• EXERCISE
Only one stretch of the data below is needed. Output the lines from the one with "- VendorCall feeds" up to and including the one with "- Econ is a prerequisite for Logic this term.", exactly as they stand.

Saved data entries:
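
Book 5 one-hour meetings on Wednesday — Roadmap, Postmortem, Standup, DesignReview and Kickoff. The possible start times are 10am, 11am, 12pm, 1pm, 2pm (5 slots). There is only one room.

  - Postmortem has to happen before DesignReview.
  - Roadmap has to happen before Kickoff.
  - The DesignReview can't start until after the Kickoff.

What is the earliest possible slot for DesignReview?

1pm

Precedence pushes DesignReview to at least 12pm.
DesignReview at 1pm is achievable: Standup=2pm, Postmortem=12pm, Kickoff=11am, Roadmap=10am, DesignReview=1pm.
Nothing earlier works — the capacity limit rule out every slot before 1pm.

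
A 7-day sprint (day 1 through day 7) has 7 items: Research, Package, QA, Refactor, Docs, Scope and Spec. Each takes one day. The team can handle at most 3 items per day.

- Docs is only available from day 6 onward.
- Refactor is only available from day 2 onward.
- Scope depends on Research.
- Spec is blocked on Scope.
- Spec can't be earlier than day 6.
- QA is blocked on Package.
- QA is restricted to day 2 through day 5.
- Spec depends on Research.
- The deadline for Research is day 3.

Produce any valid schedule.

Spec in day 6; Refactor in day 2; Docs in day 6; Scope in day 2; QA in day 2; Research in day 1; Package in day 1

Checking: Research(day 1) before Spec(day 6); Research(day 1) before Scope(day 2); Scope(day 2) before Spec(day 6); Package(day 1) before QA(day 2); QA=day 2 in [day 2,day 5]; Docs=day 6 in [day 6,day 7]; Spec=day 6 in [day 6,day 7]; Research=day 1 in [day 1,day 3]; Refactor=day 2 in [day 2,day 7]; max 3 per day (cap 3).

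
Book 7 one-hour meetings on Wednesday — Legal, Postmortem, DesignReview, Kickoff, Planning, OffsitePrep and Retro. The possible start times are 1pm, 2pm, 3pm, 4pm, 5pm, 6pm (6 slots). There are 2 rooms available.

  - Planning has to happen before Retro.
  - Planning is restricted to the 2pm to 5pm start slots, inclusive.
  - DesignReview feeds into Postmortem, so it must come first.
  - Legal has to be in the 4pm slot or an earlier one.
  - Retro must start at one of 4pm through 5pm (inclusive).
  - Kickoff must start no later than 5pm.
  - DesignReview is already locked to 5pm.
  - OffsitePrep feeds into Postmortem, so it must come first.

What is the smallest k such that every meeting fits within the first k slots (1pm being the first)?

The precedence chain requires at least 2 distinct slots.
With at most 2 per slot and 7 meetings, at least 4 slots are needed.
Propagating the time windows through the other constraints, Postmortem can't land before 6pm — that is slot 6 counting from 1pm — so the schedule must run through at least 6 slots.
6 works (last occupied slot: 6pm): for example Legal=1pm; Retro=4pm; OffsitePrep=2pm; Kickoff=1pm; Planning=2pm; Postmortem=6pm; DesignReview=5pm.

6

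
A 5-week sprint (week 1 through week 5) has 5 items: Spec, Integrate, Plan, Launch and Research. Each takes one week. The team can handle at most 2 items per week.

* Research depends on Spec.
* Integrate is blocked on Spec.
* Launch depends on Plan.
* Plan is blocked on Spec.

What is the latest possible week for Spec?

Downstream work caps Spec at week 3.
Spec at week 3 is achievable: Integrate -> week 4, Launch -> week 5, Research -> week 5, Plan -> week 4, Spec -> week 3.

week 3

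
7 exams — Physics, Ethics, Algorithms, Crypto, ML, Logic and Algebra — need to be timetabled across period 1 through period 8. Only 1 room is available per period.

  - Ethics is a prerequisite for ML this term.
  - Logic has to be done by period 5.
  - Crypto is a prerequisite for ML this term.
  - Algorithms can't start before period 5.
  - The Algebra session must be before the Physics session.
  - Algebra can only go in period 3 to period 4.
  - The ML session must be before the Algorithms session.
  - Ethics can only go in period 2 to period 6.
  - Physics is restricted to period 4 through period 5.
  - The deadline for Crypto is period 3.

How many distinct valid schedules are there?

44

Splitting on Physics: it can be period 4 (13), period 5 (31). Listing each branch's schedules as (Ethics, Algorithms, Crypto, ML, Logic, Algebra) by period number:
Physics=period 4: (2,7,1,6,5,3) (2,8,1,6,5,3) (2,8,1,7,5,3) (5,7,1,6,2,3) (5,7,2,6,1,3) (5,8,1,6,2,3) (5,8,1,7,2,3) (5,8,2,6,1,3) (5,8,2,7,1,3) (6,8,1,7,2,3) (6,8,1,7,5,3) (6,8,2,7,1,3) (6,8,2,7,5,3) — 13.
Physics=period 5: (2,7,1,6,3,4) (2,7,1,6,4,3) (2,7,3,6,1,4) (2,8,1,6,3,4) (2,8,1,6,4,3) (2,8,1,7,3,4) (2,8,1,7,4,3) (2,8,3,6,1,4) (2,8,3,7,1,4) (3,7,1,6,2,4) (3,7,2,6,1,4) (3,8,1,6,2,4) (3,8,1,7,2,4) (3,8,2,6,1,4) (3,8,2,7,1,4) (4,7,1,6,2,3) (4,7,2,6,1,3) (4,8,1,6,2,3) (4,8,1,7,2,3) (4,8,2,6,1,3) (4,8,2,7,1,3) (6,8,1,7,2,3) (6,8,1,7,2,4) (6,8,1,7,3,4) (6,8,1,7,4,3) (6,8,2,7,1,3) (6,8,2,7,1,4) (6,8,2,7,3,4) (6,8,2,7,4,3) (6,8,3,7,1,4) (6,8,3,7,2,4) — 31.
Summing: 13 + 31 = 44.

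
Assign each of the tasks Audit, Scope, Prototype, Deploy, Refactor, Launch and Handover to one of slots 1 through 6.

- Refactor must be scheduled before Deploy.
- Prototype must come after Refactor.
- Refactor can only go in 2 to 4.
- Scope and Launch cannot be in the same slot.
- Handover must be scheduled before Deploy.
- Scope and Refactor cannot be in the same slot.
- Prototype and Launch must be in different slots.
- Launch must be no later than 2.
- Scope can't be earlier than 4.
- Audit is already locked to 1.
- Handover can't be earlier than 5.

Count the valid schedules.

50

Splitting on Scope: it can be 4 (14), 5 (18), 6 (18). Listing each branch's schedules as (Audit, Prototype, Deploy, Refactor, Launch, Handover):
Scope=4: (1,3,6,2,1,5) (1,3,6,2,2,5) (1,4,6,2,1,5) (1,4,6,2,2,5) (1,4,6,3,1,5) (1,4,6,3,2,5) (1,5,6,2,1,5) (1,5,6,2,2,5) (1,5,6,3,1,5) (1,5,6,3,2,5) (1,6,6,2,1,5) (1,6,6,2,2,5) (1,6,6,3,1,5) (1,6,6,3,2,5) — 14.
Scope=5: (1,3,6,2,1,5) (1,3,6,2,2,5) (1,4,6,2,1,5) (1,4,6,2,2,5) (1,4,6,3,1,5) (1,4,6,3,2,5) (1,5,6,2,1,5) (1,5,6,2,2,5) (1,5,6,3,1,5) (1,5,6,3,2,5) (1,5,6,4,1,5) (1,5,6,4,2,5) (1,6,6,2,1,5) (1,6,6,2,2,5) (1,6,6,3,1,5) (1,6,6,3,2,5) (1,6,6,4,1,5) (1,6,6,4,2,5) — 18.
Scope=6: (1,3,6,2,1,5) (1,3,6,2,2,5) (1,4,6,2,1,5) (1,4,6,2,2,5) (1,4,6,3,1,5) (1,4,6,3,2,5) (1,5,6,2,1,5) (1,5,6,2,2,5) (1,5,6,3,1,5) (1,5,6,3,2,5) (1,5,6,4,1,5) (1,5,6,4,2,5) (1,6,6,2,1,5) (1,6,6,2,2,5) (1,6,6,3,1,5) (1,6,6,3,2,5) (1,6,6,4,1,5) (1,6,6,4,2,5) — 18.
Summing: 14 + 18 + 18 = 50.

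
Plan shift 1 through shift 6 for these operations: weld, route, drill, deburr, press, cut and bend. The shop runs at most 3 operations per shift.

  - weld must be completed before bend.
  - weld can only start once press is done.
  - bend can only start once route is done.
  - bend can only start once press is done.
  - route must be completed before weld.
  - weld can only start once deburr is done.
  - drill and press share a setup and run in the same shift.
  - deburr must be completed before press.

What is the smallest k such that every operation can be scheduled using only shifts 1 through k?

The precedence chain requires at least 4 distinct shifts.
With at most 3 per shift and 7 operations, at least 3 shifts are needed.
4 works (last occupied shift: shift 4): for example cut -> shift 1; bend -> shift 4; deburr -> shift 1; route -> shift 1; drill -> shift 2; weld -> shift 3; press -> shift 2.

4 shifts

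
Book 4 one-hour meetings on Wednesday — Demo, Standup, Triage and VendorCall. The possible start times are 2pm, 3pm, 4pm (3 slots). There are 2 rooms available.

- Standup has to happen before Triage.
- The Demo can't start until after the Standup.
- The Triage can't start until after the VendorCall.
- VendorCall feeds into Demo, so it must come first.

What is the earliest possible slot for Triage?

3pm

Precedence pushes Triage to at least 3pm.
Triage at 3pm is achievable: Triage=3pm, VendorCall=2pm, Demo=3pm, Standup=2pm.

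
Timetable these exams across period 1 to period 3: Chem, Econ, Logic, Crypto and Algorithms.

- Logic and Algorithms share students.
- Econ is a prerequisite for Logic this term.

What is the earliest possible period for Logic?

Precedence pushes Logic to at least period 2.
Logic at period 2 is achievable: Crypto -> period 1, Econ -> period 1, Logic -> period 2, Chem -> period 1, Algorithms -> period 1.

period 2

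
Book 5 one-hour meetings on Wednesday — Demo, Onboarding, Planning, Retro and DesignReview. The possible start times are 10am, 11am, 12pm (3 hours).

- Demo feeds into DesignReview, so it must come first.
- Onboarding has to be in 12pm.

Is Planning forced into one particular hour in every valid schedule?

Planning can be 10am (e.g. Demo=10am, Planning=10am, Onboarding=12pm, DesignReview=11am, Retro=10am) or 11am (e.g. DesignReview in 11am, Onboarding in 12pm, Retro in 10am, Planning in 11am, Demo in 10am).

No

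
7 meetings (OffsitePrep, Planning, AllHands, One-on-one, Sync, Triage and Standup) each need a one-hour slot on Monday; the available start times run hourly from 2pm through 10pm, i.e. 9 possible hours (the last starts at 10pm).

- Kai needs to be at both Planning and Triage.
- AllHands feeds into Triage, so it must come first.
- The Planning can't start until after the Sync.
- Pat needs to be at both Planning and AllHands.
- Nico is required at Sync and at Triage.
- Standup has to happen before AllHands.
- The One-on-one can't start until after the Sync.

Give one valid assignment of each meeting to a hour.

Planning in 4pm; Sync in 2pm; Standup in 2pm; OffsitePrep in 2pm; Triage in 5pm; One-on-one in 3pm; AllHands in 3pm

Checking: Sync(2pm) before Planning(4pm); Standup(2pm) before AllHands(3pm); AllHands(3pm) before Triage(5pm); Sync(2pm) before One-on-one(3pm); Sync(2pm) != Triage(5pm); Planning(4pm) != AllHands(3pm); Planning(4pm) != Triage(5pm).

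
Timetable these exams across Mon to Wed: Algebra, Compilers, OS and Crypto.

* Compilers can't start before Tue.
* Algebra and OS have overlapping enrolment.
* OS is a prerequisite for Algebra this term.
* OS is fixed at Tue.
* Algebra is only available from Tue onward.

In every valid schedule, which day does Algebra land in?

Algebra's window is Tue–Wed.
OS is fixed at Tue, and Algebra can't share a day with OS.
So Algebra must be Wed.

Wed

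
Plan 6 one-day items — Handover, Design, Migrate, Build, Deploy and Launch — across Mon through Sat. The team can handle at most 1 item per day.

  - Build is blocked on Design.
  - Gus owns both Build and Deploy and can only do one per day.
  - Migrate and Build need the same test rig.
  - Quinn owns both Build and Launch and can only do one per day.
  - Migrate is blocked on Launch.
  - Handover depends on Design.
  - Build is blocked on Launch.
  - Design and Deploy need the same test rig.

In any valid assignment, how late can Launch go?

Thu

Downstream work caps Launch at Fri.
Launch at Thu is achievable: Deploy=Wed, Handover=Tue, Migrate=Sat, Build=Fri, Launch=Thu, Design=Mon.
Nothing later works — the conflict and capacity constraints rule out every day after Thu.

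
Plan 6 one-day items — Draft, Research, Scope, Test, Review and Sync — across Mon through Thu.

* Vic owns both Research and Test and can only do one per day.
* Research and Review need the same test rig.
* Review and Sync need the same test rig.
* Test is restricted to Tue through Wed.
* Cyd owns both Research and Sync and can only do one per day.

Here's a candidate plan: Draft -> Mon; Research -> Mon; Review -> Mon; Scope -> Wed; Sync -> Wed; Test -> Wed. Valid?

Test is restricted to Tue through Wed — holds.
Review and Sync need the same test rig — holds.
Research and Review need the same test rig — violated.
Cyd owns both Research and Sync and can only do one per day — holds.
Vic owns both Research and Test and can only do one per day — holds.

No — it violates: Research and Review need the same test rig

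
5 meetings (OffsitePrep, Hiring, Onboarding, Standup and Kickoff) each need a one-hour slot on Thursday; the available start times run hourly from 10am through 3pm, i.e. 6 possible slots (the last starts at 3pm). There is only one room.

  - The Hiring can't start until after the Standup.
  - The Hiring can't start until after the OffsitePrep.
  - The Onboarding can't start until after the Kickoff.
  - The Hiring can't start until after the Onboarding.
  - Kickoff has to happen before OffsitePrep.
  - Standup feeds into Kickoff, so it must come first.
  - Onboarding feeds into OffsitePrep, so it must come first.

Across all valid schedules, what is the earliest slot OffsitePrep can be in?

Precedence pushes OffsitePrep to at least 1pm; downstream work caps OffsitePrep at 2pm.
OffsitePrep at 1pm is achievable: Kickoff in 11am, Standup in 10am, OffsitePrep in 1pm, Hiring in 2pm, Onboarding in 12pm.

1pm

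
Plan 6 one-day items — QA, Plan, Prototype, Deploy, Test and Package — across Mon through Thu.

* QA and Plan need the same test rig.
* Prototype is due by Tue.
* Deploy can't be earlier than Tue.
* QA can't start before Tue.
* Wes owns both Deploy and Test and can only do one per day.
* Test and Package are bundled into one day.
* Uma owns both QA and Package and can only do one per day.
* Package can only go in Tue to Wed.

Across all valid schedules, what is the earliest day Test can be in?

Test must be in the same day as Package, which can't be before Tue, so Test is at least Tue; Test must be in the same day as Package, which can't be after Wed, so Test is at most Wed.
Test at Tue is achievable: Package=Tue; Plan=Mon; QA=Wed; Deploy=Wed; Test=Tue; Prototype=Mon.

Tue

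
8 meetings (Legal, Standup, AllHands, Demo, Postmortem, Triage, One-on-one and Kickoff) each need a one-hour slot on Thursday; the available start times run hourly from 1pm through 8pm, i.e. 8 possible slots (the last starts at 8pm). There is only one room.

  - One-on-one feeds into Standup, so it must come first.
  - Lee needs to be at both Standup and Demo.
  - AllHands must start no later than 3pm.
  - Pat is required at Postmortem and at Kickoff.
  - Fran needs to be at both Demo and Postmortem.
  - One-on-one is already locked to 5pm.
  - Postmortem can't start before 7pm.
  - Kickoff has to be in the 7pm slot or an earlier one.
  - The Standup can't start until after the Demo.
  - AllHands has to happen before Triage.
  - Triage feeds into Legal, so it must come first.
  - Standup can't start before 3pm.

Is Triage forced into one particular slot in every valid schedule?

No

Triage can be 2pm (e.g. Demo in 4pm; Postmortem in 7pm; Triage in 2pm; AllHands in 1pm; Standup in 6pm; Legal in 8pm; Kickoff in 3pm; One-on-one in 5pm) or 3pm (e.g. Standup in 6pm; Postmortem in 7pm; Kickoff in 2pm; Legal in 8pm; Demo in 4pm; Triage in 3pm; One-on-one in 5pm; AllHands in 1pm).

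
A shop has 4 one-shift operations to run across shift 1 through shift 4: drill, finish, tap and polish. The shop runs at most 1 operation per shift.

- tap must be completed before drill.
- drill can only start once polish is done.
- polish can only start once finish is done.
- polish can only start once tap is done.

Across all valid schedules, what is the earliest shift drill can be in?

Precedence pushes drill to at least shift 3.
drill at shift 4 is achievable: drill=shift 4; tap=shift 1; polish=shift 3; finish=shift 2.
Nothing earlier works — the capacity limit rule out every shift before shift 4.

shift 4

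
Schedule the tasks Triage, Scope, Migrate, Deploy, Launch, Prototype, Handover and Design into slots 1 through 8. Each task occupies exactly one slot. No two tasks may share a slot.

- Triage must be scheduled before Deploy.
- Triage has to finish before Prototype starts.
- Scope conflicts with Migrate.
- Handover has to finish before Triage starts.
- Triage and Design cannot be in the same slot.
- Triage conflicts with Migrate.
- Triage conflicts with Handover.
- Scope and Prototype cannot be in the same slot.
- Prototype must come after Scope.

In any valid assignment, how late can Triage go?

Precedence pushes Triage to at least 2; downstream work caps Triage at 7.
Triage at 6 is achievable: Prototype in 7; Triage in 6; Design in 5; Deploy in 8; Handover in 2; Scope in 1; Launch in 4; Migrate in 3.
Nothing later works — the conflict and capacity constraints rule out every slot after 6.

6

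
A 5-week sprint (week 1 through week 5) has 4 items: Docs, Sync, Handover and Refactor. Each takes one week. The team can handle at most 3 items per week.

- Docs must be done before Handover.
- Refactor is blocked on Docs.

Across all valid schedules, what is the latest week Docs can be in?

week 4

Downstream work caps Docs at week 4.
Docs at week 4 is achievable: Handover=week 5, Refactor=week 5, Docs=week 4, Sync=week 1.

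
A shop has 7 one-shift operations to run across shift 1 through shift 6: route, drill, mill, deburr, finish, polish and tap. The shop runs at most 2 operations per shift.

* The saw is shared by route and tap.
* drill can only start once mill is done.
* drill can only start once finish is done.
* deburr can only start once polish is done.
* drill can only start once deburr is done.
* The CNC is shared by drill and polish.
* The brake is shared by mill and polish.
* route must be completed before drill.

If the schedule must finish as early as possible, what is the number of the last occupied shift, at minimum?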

• ANSWER BELOW
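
- VendorCall feeds into Demo, so it must come first.

What is the earliest possible slot for Triage?

3pm

Precedence pushes Triage to at least 3pm.
Triage at 3pm is achievable: Triage=3pm, VendorCall=2pm, Demo=3pm, Standup=2pm.

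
Timetable these exams across period 1 to period 3: Chem, Econ, Logic, Crypto and Algorithms.

- Logic and Algorithms share students.
- Econ is a prerequisite for Logic this term.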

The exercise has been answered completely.